Collected data
<<<<

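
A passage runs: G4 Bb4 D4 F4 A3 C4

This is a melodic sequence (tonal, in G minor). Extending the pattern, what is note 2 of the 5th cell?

With 2-note cells, note 2 of each statement runs Bb4, F4, C4.
Carrying that down a 4th forward: G3 → D3.

D3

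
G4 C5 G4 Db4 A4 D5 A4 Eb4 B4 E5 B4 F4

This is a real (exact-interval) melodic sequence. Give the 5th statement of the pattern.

Taking 4-note groups, the heads are G4, A4, B4: the pattern moves up a 2nd.
Carrying on: C#5 → D#5.
So cell 5 is D#5 G#5 D#5 A4.

D#5 G#5 D#5 A4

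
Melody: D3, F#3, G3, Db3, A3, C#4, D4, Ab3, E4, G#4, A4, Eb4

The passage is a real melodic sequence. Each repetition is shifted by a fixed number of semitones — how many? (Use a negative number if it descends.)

Taking 4-note groups, the heads are D3, A3, E4: the pattern moves up a 5th.
Counting half-steps from D3 to A3: 7.

7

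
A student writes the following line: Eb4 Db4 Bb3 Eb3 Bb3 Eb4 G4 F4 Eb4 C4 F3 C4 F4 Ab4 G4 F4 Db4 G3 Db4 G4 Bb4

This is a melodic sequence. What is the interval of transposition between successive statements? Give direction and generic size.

up a 2nd

Taking 7-note groups, the heads are Eb4, F4, G4: the pattern moves up a 2nd.
From Eb4 to F4: up a 2nd.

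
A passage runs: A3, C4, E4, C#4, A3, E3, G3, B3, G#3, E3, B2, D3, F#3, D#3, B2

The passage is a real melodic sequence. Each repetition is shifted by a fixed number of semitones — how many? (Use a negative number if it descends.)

Taking 5-note groups, the heads are A3, E3, B2: the pattern moves down a 4th.
A3→E3 is 52 − 57 = -5 semitones.

-5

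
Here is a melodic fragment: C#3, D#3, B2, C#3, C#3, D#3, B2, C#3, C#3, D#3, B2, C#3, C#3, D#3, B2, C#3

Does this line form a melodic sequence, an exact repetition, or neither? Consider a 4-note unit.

repetition

Each 4-note cell is identical (C#3 D#3 B2 C#3), restated at the same pitch.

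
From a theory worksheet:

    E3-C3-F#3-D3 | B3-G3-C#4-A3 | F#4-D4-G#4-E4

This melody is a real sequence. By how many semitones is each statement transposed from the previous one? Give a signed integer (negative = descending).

Taking 4-note groups, the heads are E3, B3, F#4: the pattern moves up a 5th.
E3→B3 is 59 − 52 = 7 semitones.

7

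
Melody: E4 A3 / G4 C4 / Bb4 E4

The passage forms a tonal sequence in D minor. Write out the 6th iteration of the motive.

The 2-note cells begin on E4, G4, Bb4 — each up a 3rd from the last.
Carrying on: D5 → F5 → A5.
Statement 6 starts on A5 and keeps the same diatonic contour: A5 D5.

A5 D5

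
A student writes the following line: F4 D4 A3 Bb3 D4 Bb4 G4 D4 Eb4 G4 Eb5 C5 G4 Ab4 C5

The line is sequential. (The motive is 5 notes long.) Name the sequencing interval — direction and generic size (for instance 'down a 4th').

up a 4th

Unit = 5 notes; the statements start on F4, Bb4, Eb5, moving up a 4th each time.
From F4 to Bb4: up a 4th.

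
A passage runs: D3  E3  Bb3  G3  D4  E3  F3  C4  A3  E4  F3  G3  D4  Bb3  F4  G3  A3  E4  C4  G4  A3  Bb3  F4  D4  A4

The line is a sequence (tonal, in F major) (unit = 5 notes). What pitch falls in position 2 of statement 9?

With 5-note cells, note 2 of each statement runs E3, F3, G3, A3, Bb3.
Extending up a 2nd: C4 → D4 → E4 → F4.

F4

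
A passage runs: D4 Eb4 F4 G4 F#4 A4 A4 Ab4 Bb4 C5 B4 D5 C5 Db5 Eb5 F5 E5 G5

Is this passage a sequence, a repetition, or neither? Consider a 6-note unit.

neither

Note 1 of cell 2 is A4; if this were a sequence it would be G4. No unit length gives a consistent transposition pattern.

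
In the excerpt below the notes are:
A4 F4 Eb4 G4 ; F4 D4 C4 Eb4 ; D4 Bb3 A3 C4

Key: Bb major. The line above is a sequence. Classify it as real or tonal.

Every note is diatonic to Bb major.
Cell 1 has -4 semitones from note 1 to 2, but cell 2 has -3 — the interval quality changes while the contour stays the same, which is the hallmark of a tonal sequence.

tonal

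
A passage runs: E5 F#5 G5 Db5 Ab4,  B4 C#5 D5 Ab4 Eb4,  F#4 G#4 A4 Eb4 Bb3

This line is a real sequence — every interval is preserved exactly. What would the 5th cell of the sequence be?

Unit = 5 notes; the statements start on E5, B4, F#4, moving down a 4th each time.
Continuing the starts: C#4 → G#3.
From G#3 the exact shape gives G#3 A#3 B3 F3 C3.

G#3 A#3 B3 F3 C3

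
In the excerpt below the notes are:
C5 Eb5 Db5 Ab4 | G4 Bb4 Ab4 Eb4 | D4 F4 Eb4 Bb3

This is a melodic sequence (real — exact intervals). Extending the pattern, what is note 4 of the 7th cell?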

>>>>

Every entry must be repeated exactly; none may be skipped.

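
A passage runs: G4 Bb4 D4 F4 A3 C4

This is a melodic sequence (tonal, in G minor). Extending the pattern, what is note 2 of the 5th cell?

With 2-note cells, note 2 of each statement runs Bb4, F4, C4.
Carrying that down a 4th forward: G3 → D3.

D3

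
G4 C5 G4 Db4 A4 D5 A4 Eb4 B4 E5 B4 F4

This is a real (exact-interval) melodic sequence. Give the 5th statement of the pattern.

Taking 4-note groups, the heads are G4, A4, B4: the pattern moves up a 2nd.
Carrying on: C#5 → D#5.
So cell 5 is D#5 G#5 D#5 A4.

D#5 G#5 D#5 A4

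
Melody: D3, F#3, G3, Db3, A3, C#4, D4, Ab3, E4, G#4, A4, Eb4

The passage is a real melodic sequence. Each repetition is shifted by a fixed number of semitones — how many? (Use a negative number if it descends.)

Taking 4-note groups, the heads are D3, A3, E4: the pattern moves up a 5th.
Counting half-steps from D3 to A3: 7.

7

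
A student writes the following line: Eb4 Db4 Bb3 Eb3 Bb3 Eb4 G4 F4 Eb4 C4 F3 C4 F4 Ab4 G4 F4 Db4 G3 Db4 G4 Bb4

This is a melodic sequence. What is the interval of transposition between successive statements? Give direction and generic size.

up a 2nd

Taking 7-note groups, the heads are Eb4, F4, G4: the pattern moves up a 2nd.
From Eb4 to F4: up a 2nd.

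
A passage runs: A3, C4, E4, C#4, A3, E3, G3, B3, G#3, E3, B2, D3, F#3, D#3, B2

The passage is a real melodic sequence. Each repetition is shifted by a fixed number of semitones — how many? (Use a negative number if it descends.)

Taking 5-note groups, the heads are A3, E3, B2: the pattern moves down a 4th.
A3→E3 is 52 − 57 = -5 semitones.

-5

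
Here is a melodic fragment: C#3, D#3, B2, C#3, C#3, D#3, B2, C#3, C#3, D#3, B2, C#3, C#3, D#3, B2, C#3

Does this line form a melodic sequence, an exact repetition, or neither? Consider a 4-note unit.

repetition

Each 4-note cell is identical (C#3 D#3 B2 C#3), restated at the same pitch.

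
From a theory worksheet:

    E3-C3-F#3-D3 | B3-G3-C#4-A3 | F#4-D4-G#4-E4

This melody is a real sequence. By how many semitones is each statement transposed from the previous one? Give a signed integer (negative = descending).

Taking 4-note groups, the heads are E3, B3, F#4: the pattern moves up a 5th.
E3→B3 is 59 − 52 = 7 semitones.

7

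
Melody: E4 A3 / G4 C4 / Bb4 E4

The passage forms a tonal sequence in D minor. Write out the 6th iteration of the motive.

The 2-note cells begin on E4, G4, Bb4 — each up a 3rd from the last.
Carrying on: D5 → F5 → A5.
Statement 6 starts on A5 and keeps the same diatonic contour: A5 D5.

A5 D5

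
A student writes the following line: F4 D4 A3 Bb3 D4 Bb4 G4 D4 Eb4 G4 Eb5 C5 G4 Ab4 C5

The line is sequential. (The motive is 5 notes long.) Name the sequencing interval — direction and generic size (for instance 'down a 4th').

up a 4th

Unit = 5 notes; the statements start on F4, Bb4, Eb5, moving up a 4th each time.
From F4 to Bb4: up a 4th.

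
A passage runs: D3  E3  Bb3  G3  D4  E3  F3  C4  A3  E4  F3  G3  D4  Bb3  F4  G3  A3  E4  C4  G4  A3  Bb3  F4  D4  A4

The line is a sequence (tonal, in F major) (unit = 5 notes). What pitch falls in position 2 of statement 9?

With 5-note cells, note 2 of each statement runs E3, F3, G3, A3, Bb3.
Extending up a 2nd: C4 → D4 → E4 → F4.

F4

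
A passage runs: D4 Eb4 F4 G4 F#4 A4 A4 Ab4 Bb4 C5 B4 D5 C5 Db5 Eb5 F5 E5 G5

Is this passage a sequence, a repetition, or neither? Consider a 6-note unit.

neither

Note 1 of cell 2 is A4; if this were a sequence it would be G4. No unit length gives a consistent transposition pattern.

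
In the excerpt below the notes are:
A4 F4 Eb4 G4 ; F4 D4 C4 Eb4 ; D4 Bb3 A3 C4

Key: Bb major. The line above is a sequence. Classify it as real or tonal.

Every note is diatonic to Bb major.
Cell 1 has -4 semitones from note 1 to 2, but cell 2 has -3 — the interval quality changes while the contour stays the same, which is the hallmark of a tonal sequence.

tonal

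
A passage runs: E5 F#5 G5 Db5 Ab4,  B4 C#5 D5 Ab4 Eb4,  F#4 G#4 A4 Eb4 Bb3

This line is a real sequence — every interval is preserved exactly. What would the 5th cell of the sequence be?

Unit = 5 notes; the statements start on E5, B4, F#4, moving down a 4th each time.
Continuing the starts: C#4 → G#3.
From G#3 the exact shape gives G#3 A#3 B3 F3 C3.

G#3 A#3 B3 F3 C3

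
In the excerpt below the notes are:
C5 Eb5 Db5 Ab4 | G4 Bb4 Ab4 Eb4 | D4 F4 Eb4 Bb3

This is a melodic sequence (real — exact intervals). Extending the pattern, what is note 4 of the 7th cell?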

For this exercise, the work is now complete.